*** DATA SHOWN ***

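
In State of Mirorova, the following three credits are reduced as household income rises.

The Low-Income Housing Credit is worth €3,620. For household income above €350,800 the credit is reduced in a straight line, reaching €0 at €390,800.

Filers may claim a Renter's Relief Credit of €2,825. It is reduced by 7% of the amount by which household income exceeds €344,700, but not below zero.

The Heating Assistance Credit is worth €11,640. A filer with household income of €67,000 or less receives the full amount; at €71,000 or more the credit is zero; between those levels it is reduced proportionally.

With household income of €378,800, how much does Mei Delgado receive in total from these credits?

Low-Income Housing Credit: €378,800 is €28,000 into a €40,000 phase-out range, leaving 12,000/40,000 of the credit: €3,620 × 12,000/40,000 = €1,086.
Renter's Relief Credit: 7% of the €34,100 excess over €344,700 is €2,387; credit = €2,825 − €2,387 = €438.
Heating Assistance Credit: €378,800 is at or above €71,000, so the credit is €0.
Total: €1,086 + €438 + €0 = €1,524.

€1,524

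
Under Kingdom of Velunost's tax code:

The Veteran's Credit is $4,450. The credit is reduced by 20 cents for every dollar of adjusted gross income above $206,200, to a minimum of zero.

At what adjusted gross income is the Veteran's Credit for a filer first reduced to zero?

The credit falls by 20% of each dollar above $206,200, so it reaches zero when the excess is $4,450 / 20% = $22,250: income = $206,200 + $22,250 = $228,450.

$228,450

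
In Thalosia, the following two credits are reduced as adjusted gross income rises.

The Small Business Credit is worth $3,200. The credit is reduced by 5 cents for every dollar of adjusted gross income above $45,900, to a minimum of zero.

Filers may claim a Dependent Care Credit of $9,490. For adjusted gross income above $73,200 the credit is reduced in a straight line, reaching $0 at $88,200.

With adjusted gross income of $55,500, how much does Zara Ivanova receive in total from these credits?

Small Business Credit: 5% of the $9,600 excess over $45,900 is $480; credit = $3,200 − $480 = $2,720.
Dependent Care Credit: $55,500 is at or below the $73,200 threshold, so the full $9,490 applies.
Total: $2,720 + $9,490 = $12,210.

$12,210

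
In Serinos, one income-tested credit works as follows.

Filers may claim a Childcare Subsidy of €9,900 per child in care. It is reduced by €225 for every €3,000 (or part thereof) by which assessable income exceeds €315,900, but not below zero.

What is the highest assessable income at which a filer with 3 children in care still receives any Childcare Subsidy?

€708,900

Full credit = 3 × €9,900 = €29,700.
After 131 increments the reduction is 131 × €225 = €29,475, leaving €225; one more increment wipes it out. Increment 131 ends at excess 131 × €3,000 = €393,000, so the highest qualifying income is €315,900 + €393,000 = €708,900.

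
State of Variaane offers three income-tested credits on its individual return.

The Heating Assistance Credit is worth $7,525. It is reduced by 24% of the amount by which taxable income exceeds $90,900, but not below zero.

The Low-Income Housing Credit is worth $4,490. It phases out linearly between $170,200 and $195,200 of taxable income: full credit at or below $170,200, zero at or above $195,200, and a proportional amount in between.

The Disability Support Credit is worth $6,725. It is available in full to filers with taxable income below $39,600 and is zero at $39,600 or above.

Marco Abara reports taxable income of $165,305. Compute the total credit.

$4,490

Heating Assistance Credit: 24% of the $74,405 excess over $90,900 is $17,857.20 ≥ base, so the credit is $0.
Low-Income Housing Credit: $165,305 is at or below the $170,200 threshold, so the full $4,490 applies.
Disability Support Credit: $165,305 meets or exceeds the $39,600 cutoff, so the credit is $0.
Total: $0 + $4,490 + $0 = $4,490.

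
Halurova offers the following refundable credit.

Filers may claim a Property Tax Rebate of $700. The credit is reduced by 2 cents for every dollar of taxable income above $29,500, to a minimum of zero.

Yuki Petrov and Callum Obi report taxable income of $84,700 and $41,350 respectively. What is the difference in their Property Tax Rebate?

Yuki ($84,700): Property Tax Rebate: 2% of the $55,200 excess over $29,500 is $1,104 ≥ base, so the credit is $0.
Callum ($41,350): Property Tax Rebate: 2% of the $11,850 excess over $29,500 is $237; credit = $700 − $237 = $463.
Difference: |$0 − $463| = $463.

$463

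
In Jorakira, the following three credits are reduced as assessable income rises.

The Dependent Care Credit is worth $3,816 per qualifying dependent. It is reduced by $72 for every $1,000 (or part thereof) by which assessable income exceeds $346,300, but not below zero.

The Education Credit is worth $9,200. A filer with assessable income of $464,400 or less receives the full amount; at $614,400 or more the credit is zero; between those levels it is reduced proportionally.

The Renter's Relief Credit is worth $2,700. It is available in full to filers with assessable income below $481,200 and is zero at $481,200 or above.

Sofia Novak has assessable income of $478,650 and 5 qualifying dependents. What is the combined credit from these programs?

Dependent Care Credit: base = 5 × $3,816 = $19,080. income exceeds $346,300 by $132,350, which is 133 full-or-partial $1,000 increments; reduction = 133 × $72 = $9,576, leaving $9,504.
Education Credit: $478,650 is $14,250 into a $150,000 phase-out range, leaving 135,750/150,000 of the credit: $9,200 × 135,750/150,000 = $8,326.
Renter's Relief Credit: $478,650 is below the $481,200 cutoff, so the full $2,700 applies.
Total: $9,504 + $8,326 + $2,700 = $20,530.

$20,530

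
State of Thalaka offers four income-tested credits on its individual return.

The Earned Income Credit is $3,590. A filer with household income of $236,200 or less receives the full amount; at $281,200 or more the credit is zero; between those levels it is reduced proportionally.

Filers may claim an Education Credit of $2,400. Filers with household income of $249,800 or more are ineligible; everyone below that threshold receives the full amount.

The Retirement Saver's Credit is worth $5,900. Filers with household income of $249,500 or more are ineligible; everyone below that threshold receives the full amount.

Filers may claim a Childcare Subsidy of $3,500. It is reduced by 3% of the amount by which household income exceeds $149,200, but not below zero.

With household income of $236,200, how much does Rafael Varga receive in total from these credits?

$12,780

Earned Income Credit: $236,200 is at or below the $236,200 threshold, so the full $3,590 applies.
Education Credit: $236,200 is below the $249,800 cutoff, so the full $2,400 applies.
Retirement Saver's Credit: $236,200 is below the $249,500 cutoff, so the full $5,900 applies.
Childcare Subsidy: 3% of the $87,000 excess over $149,200 is $2,610; credit = $3,500 − $2,610 = $890.
Total: $3,590 + $2,400 + $5,900 + $890 = $12,780.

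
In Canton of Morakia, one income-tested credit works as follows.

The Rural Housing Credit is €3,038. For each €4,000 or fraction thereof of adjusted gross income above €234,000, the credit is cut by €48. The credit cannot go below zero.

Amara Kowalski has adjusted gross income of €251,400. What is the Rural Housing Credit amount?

€2,798

Rural Housing Credit: income exceeds €234,000 by €17,400, which is 5 full-or-partial €4,000 increments; reduction = 5 × €48 = €240, leaving €2,798.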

*** End of DATA SHOWN ***

WHAT THE EXERCISE ASKS =>
Return only the lines between the one holding "The Renter's Relief" and the one holding "State of Thalaka", inclusive, exactly as they appear above.

EXERCISE ANSWER =>
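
The Renter's Relief Credit is worth $2,700. It is available in full to filers with assessable income below $481,200 and is zero at $481,200 or above.

Sofia Novak has assessable income of $478,650 and 5 qualifying dependents. What is the combined credit from these programs?

Dependent Care Credit: base = 5 × $3,816 = $19,080. income exceeds $346,300 by $132,350, which is 133 full-or-partial $1,000 increments; reduction = 133 × $72 = $9,576, leaving $9,504.
Education Credit: $478,650 is $14,250 into a $150,000 phase-out range, leaving 135,750/150,000 of the credit: $9,200 × 135,750/150,000 = $8,326.
Renter's Relief Credit: $478,650 is below the $481,200 cutoff, so the full $2,700 applies.
Total: $9,504 + $8,326 + $2,700 = $20,530.

$20,530

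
State of Thalaka offers four income-tested credits on its individual return.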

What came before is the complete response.